## TASK OBJECTIVE
Go through the data and report each line that holds the string "joining".

## Stored data

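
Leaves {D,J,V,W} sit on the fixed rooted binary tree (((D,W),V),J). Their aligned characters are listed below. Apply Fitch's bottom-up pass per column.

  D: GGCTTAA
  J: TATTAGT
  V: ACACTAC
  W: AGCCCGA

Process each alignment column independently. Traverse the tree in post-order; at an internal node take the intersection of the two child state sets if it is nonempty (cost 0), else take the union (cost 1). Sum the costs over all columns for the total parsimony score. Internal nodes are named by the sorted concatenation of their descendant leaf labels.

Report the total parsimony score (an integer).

14

DW@0: {G} ∪ {A} = {A,G} (union, +1)
DVW@0: {A,G} ∩ {A} = {A} (intersection, +0)
DJVW@0: {A} ∪ {T} = {A,T} (union, +1)
DW@1: {G} ∩ {G} = {G} (intersection, +0)
DVW@1: {G} ∪ {C} = {C,G} (union, +1)
DJVW@1: {C,G} ∪ {A} = {A,C,G} (union, +1)
DW@2: {C} ∩ {C} = {C} (intersection, +0)
DVW@2: {C} ∪ {A} = {A,C} (union, +1)
DJVW@2: {A,C} ∪ {T} = {A,C,T} (union, +1)
DW@3: {T} ∪ {C} = {C,T} (union, +1)
DVW@3: {C,T} ∩ {C} = {C} (intersection, +0)
DJVW@3: {C} ∪ {T} = {C,T} (union, +1)
DW@4: {T} ∪ {C} = {C,T} (union, +1)
DVW@4: {C,T} ∩ {T} = {T} (intersection, +0)
DJVW@4: {T} ∪ {A} = {A,T} (union, +1)
DW@5: {A} ∪ {G} = {A,G} (union, +1)
DVW@5: {A,G} ∩ {A} = {A} (intersection, +0)
DJVW@5: {A} ∪ {G} = {A,G} (union, +1)
DW@6: {A} ∩ {A} = {A} (intersection, +0)
DVW@6: {A} ∪ {C} = {A,C} (union, +1)
DJVW@6: {A,C} ∪ {T} = {A,C,T} (union, +1)
per-site changes: [2, 2, 2, 2, 2, 2, 2]; total = 14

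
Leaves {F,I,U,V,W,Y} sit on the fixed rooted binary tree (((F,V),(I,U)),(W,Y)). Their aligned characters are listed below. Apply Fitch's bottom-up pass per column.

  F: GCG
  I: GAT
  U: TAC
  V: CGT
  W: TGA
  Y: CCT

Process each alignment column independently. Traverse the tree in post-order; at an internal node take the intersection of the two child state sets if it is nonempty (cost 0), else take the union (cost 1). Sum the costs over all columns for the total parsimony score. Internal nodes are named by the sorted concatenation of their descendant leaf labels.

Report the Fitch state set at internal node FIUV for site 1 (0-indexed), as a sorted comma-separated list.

A,C,G

site 0, node FV: F={G} ∪ V={C} → {C,G} (+1)
site 0, node IU: I={G} ∪ U={T} → {G,T} (+1)
site 0, node FIUV: FV={C,G} ∩ IU={G,T} → {G} (+0)
site 0, node WY: W={T} ∪ Y={C} → {C,T} (+1)
site 0, node FIUVWY: FIUV={G} ∪ WY={C,T} → {C,G,T} (+1)
site 1, node FV: F={C} ∪ V={G} → {C,G} (+1)
site 1, node IU: I={A} ∩ U={A} → {A} (+0)
site 1, node FIUV: FV={C,G} ∪ IU={A} → {A,C,G} (+1)
site 1, node WY: W={G} ∪ Y={C} → {C,G} (+1)
site 1, node FIUVWY: FIUV={A,C,G} ∩ WY={C,G} → {C,G} (+0)
site 2, node FV: F={G} ∪ V={T} → {G,T} (+1)
site 2, node IU: I={T} ∪ U={C} → {C,T} (+1)
site 2, node FIUV: FV={G,T} ∩ IU={C,T} → {T} (+0)
site 2, node WY: W={A} ∪ Y={T} → {A,T} (+1)
site 2, node FIUVWY: FIUV={T} ∩ WY={A,T} → {T} (+0)
per-site changes: [4, 3, 3]; total = 10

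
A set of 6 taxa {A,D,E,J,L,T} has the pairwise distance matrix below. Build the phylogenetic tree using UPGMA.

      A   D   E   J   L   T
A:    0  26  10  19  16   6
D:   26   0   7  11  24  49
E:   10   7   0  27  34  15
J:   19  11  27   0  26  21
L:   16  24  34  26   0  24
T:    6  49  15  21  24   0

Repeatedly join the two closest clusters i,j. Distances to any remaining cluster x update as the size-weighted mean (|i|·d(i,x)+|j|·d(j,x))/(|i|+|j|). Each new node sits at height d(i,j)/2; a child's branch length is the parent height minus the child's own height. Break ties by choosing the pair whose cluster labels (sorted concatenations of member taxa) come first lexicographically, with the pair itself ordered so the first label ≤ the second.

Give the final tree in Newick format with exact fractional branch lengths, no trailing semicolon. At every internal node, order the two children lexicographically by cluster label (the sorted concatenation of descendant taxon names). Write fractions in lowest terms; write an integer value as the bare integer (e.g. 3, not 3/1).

(((A:3,T:3):7,L:10):22/9,((D:7/2,E:7/2):6,J:19/2):53/18)

1. join A+T (d=6) ⇒ AT; edges |A|=3, |T|=3
  updated: d(AT,D)=75/2, d(AT,E)=25/2, d(AT,J)=20, d(AT,L)=20
2. join D+E (d=7) ⇒ DE; edges |D|=7/2, |E|=7/2
  updated: d(AT,DE)=25, d(DE,J)=19, d(DE,L)=29
3. join DE+J (d=19) ⇒ DEJ; edges |DE|=6, |J|=19/2
  updated: d(AT,DEJ)=70/3, d(DEJ,L)=28
4. join AT+L (d=20) ⇒ ALT; edges |AT|=7, |L|=10
  updated: d(ALT,DEJ)=224/9
5. join ALT+DEJ (d=224/9) ⇒ ADEJLT; edges |ALT|=22/9, |DEJ|=53/18
final tree: (((A:3,T:3):7,L:10):22/9,((D:7/2,E:7/2):6,J:19/2):53/18)
total length: 458/9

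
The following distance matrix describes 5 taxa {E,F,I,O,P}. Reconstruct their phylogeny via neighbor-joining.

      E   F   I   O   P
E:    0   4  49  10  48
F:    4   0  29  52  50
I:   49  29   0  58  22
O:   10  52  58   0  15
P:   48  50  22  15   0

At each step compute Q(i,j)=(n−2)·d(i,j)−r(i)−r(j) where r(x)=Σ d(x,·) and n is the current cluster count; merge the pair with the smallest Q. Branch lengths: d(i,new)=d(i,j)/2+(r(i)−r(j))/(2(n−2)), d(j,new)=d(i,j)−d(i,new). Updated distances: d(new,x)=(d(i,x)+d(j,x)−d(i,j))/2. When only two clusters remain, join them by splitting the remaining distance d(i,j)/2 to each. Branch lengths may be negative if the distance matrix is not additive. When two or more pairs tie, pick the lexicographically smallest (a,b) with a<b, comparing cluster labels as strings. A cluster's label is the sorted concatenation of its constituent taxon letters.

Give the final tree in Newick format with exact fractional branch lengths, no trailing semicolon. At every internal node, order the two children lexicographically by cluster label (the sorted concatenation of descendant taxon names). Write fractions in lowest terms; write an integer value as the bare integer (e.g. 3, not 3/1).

((((E:-2,F:6):69/4,O:47/4):55/4,I:77/4):11/8,P:11/8)

iteration 1: select E,F (d=4, Q=-234); attach at lengths (-2, 6); label the merged cluster EF
  updated: d(EF,I)=37, d(EF,O)=29, d(EF,P)=47
iteration 2: select EF,O (d=29, Q=-157); attach at lengths (69/4, 47/4); label the merged cluster EFO
  updated: d(EFO,I)=33, d(EFO,P)=33/2
iteration 3: select EFO,I (d=33, Q=-143/2); attach at lengths (55/4, 77/4); label the merged cluster EFIO
  updated: d(EFIO,P)=11/4
iteration 4: select EFIO,P (d=11/4); attach at lengths (11/8, 11/8); label the merged cluster EFIOP
final tree: ((((E:-2,F:6):69/4,O:47/4):55/4,I:77/4):11/8,P:11/8)
total length: 275/4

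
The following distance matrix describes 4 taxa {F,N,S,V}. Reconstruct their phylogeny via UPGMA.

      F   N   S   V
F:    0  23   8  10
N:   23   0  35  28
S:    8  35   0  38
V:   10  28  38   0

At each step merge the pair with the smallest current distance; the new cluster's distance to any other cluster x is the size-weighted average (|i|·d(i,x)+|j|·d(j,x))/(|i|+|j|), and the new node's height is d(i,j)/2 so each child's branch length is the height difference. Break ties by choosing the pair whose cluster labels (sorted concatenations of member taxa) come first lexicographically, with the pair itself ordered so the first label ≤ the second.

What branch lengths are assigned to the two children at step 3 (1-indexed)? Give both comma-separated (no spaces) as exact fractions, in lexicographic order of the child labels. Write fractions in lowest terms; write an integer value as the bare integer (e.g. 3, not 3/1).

1. join F+S (d=8) ⇒ FS; edges |F|=4, |S|=4
  updated: d(FS,N)=29, d(FS,V)=24
2. join FS+V (d=24) ⇒ FSV; edges |FS|=8, |V|=12
  updated: d(FSV,N)=86/3
3. join FSV+N (d=86/3) ⇒ FNSV; edges |FSV|=7/3, |N|=43/3
final tree: (((F:4,S:4):8,V:12):7/3,N:43/3)
total length: 134/3

7/3,43/3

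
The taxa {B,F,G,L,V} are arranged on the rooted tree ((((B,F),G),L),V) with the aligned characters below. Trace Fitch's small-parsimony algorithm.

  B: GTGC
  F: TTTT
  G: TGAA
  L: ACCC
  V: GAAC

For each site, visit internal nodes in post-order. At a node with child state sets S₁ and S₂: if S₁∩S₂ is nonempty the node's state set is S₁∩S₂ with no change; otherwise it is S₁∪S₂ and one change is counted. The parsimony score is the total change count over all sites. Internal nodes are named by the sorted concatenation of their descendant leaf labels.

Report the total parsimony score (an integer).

[col 0] BF: children B:{G}, F:{T} ∪→ {G,T}; cost 1
[col 0] BFG: children BF:{G,T}, G:{T} ∩→ {T}; cost 0
[col 0] BFGL: children BFG:{T}, L:{A} ∪→ {A,T}; cost 1
[col 0] BFGLV: children BFGL:{A,T}, V:{G} ∪→ {A,G,T}; cost 1
[col 1] BF: children B:{T}, F:{T} ∩→ {T}; cost 0
[col 1] BFG: children BF:{T}, G:{G} ∪→ {G,T}; cost 1
[col 1] BFGL: children BFG:{G,T}, L:{C} ∪→ {C,G,T}; cost 1
[col 1] BFGLV: children BFGL:{C,G,T}, V:{A} ∪→ {A,C,G,T}; cost 1
[col 2] BF: children B:{G}, F:{T} ∪→ {G,T}; cost 1
[col 2] BFG: children BF:{G,T}, G:{A} ∪→ {A,G,T}; cost 1
[col 2] BFGL: children BFG:{A,G,T}, L:{C} ∪→ {A,C,G,T}; cost 1
[col 2] BFGLV: children BFGL:{A,C,G,T}, V:{A} ∩→ {A}; cost 0
[col 3] BF: children B:{C}, F:{T} ∪→ {C,T}; cost 1
[col 3] BFG: children BF:{C,T}, G:{A} ∪→ {A,C,T}; cost 1
[col 3] BFGL: children BFG:{A,C,T}, L:{C} ∩→ {C}; cost 0
[col 3] BFGLV: children BFGL:{C}, V:{C} ∩→ {C}; cost 0
per-site changes: [3, 3, 3, 2]; total = 11

11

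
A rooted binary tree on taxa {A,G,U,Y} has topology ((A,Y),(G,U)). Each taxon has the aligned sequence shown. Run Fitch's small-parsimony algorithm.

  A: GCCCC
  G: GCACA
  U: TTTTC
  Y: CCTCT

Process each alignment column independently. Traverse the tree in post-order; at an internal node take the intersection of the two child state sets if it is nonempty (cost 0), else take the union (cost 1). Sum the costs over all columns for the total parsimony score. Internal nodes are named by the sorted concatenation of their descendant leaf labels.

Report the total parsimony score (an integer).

AY@0: {G} ∪ {C} = {C,G} (union, +1)
GU@0: {G} ∪ {T} = {G,T} (union, +1)
AGUY@0: {C,G} ∩ {G,T} = {G} (intersection, +0)
AY@1: {C} ∩ {C} = {C} (intersection, +0)
GU@1: {C} ∪ {T} = {C,T} (union, +1)
AGUY@1: {C} ∩ {C,T} = {C} (intersection, +0)
AY@2: {C} ∪ {T} = {C,T} (union, +1)
GU@2: {A} ∪ {T} = {A,T} (union, +1)
AGUY@2: {C,T} ∩ {A,T} = {T} (intersection, +0)
AY@3: {C} ∩ {C} = {C} (intersection, +0)
GU@3: {C} ∪ {T} = {C,T} (union, +1)
AGUY@3: {C} ∩ {C,T} = {C} (intersection, +0)
AY@4: {C} ∪ {T} = {C,T} (union, +1)
GU@4: {A} ∪ {C} = {A,C} (union, +1)
AGUY@4: {C,T} ∩ {A,C} = {C} (intersection, +0)
per-site changes: [2, 1, 2, 1, 2]; total = 8

8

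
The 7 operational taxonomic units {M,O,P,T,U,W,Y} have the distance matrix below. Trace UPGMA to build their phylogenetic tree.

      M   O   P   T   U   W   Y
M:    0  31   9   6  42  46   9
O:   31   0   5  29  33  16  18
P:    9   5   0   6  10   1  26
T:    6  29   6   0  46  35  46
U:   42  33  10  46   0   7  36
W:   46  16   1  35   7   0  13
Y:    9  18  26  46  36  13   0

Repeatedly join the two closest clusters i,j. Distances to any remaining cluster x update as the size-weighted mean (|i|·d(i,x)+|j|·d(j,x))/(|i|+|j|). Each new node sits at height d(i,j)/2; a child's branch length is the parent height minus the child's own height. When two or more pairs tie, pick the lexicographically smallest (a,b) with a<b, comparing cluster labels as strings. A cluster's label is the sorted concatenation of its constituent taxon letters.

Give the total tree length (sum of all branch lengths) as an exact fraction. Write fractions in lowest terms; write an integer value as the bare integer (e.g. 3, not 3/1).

2331/40

1. join P+W (d=1) ⇒ PW; edges |P|=1/2, |W|=1/2
  updated: d(M,PW)=55/2, d(O,PW)=21/2, d(PW,T)=41/2, d(PW,U)=17/2, d(PW,Y)=39/2
2. join M+T (d=6) ⇒ MT; edges |M|=3, |T|=3
  updated: d(MT,O)=30, d(MT,PW)=24, d(MT,U)=44, d(MT,Y)=55/2
3. join PW+U (d=17/2) ⇒ PUW; edges |PW|=15/4, |U|=17/4
  updated: d(MT,PUW)=92/3, d(O,PUW)=18, d(PUW,Y)=25
4. join O+PUW (d=18) ⇒ OPUW; edges |O|=9, |PUW|=19/4
  updated: d(MT,OPUW)=61/2, d(OPUW,Y)=93/4
5. join OPUW+Y (d=93/4) ⇒ OPUWY; edges |OPUW|=21/8, |Y|=93/8
  updated: d(MT,OPUWY)=299/10
6. join MT+OPUWY (d=299/10) ⇒ MOPTUWY; edges |MT|=239/20, |OPUWY|=133/40
final tree: ((M:3,T:3):239/20,((O:9,((P:1/2,W:1/2):15/4,U:17/4):19/4):21/8,Y:93/8):133/40)
total length: 2331/40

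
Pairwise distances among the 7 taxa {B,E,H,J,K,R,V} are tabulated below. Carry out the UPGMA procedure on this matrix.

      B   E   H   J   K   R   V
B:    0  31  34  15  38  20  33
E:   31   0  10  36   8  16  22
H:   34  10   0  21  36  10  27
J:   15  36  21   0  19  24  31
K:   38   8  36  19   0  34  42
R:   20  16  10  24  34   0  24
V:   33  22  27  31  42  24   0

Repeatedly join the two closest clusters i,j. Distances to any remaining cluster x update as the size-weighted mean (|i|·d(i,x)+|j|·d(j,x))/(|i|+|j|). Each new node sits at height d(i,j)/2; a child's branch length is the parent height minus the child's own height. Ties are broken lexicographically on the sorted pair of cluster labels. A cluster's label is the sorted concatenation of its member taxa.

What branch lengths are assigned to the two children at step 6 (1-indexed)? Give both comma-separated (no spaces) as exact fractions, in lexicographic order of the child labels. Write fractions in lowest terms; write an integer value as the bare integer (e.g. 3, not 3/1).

47/48,179/12

1. join E+K (d=8) ⇒ EK; edges |E|=4, |K|=4
  updated: d(B,EK)=69/2, d(EK,H)=23, d(EK,J)=55/2, d(EK,R)=25, d(EK,V)=32
2. join H+R (d=10) ⇒ HR; edges |H|=5, |R|=5
  updated: d(B,HR)=27, d(EK,HR)=24, d(HR,J)=45/2, d(HR,V)=51/2
3. join B+J (d=15) ⇒ BJ; edges |B|=15/2, |J|=15/2
  updated: d(BJ,EK)=31, d(BJ,HR)=99/4, d(BJ,V)=32
4. join EK+HR (d=24) ⇒ EHKR; edges |EK|=8, |HR|=7
  updated: d(BJ,EHKR)=223/8, d(EHKR,V)=115/4
5. join BJ+EHKR (d=223/8) ⇒ BEHJKR; edges |BJ|=103/16, |EHKR|=31/16
  updated: d(BEHJKR,V)=179/6
6. join BEHJKR+V (d=179/6) ⇒ BEHJKRV; edges |BEHJKR|=47/48, |V|=179/12
final tree: (((B:15/2,J:15/2):103/16,((E:4,K:4):8,(H:5,R:5):7):31/16):47/48,V:179/12)
total length: 3469/48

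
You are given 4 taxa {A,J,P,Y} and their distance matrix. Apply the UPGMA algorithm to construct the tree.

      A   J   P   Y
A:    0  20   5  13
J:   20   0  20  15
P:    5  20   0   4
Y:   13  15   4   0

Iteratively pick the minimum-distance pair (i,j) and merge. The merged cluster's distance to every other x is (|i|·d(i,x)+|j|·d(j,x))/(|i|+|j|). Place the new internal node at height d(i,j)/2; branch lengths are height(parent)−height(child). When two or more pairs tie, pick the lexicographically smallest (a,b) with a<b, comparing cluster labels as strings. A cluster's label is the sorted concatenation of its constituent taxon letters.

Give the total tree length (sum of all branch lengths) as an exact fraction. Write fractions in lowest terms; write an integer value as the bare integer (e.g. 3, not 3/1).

1. join P+Y (d=4) ⇒ PY; edges |P|=2, |Y|=2
  updated: d(A,PY)=9, d(J,PY)=35/2
2. join A+PY (d=9) ⇒ APY; edges |A|=9/2, |PY|=5/2
  updated: d(APY,J)=55/3
3. join APY+J (d=55/3) ⇒ AJPY; edges |APY|=14/3, |J|=55/6
final tree: ((A:9/2,(P:2,Y:2):5/2):14/3,J:55/6)
total length: 149/6

149/6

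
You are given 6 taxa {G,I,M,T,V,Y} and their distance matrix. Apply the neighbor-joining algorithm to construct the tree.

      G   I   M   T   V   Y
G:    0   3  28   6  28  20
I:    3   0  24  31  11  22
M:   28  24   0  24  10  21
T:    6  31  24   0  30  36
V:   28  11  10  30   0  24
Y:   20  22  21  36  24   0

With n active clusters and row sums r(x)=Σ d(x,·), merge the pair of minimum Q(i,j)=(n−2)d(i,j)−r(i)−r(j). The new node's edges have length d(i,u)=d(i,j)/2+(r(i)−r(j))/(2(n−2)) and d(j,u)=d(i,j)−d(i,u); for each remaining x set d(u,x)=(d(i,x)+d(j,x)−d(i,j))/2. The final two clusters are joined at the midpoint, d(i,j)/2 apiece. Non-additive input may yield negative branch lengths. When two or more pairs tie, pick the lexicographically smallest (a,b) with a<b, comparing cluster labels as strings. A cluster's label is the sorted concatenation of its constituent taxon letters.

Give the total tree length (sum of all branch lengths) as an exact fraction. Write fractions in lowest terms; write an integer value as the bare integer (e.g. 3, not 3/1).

103/2

iteration 1: select G,T (d=6, Q=-188); attach at lengths (-9/4, 33/4); label the merged cluster GT
  updated: d(GT,I)=14, d(GT,M)=23, d(GT,V)=26, d(GT,Y)=25
iteration 2: select M,V (d=10, Q=-119); attach at lengths (37/6, 23/6); label the merged cluster MV
  updated: d(GT,MV)=39/2, d(I,MV)=25/2, d(MV,Y)=35/2
iteration 3: select GT,I (d=14, Q=-79); attach at lengths (19/2, 9/2); label the merged cluster GIT
  updated: d(GIT,MV)=9, d(GIT,Y)=33/2
iteration 4: select GIT,MV (d=9, Q=-43); attach at lengths (4, 5); label the merged cluster GIMTV
  updated: d(GIMTV,Y)=25/2
iteration 5: select GIMTV,Y (d=25/2); attach at lengths (25/4, 25/4); label the merged cluster GIMTVY
final tree: ((((G:-9/4,T:33/4):19/2,I:9/2):4,(M:37/6,V:23/6):5):25/4,Y:25/4)
total length: 103/2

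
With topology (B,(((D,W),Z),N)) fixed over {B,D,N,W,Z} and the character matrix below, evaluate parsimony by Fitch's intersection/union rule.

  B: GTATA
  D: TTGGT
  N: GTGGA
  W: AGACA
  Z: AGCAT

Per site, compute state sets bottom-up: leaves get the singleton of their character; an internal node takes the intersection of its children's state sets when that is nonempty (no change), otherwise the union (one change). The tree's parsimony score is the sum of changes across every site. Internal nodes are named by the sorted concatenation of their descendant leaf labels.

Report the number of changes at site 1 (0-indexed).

2

DW@0: {T} ∪ {A} = {A,T} (union, +1)
DWZ@0: {A,T} ∩ {A} = {A} (intersection, +0)
DNWZ@0: {A} ∪ {G} = {A,G} (union, +1)
BDNWZ@0: {G} ∩ {A,G} = {G} (intersection, +0)
DW@1: {T} ∪ {G} = {G,T} (union, +1)
DWZ@1: {G,T} ∩ {G} = {G} (intersection, +0)
DNWZ@1: {G} ∪ {T} = {G,T} (union, +1)
BDNWZ@1: {T} ∩ {G,T} = {T} (intersection, +0)
DW@2: {G} ∪ {A} = {A,G} (union, +1)
DWZ@2: {A,G} ∪ {C} = {A,C,G} (union, +1)
DNWZ@2: {A,C,G} ∩ {G} = {G} (intersection, +0)
BDNWZ@2: {A} ∪ {G} = {A,G} (union, +1)
DW@3: {G} ∪ {C} = {C,G} (union, +1)
DWZ@3: {C,G} ∪ {A} = {A,C,G} (union, +1)
DNWZ@3: {A,C,G} ∩ {G} = {G} (intersection, +0)
BDNWZ@3: {T} ∪ {G} = {G,T} (union, +1)
DW@4: {T} ∪ {A} = {A,T} (union, +1)
DWZ@4: {A,T} ∩ {T} = {T} (intersection, +0)
DNWZ@4: {T} ∪ {A} = {A,T} (union, +1)
BDNWZ@4: {A} ∩ {A,T} = {A} (intersection, +0)
per-site changes: [2, 2, 3, 3, 2]; total = 12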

## RESPONSE AREA
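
The following distance matrix describes 5 taxa {E,F,I,O,P}. Reconstruct their phylogeny via neighbor-joining.
You are given 6 taxa {G,I,M,T,V,Y} and their distance matrix. Apply the neighbor-joining algorithm to construct the tree.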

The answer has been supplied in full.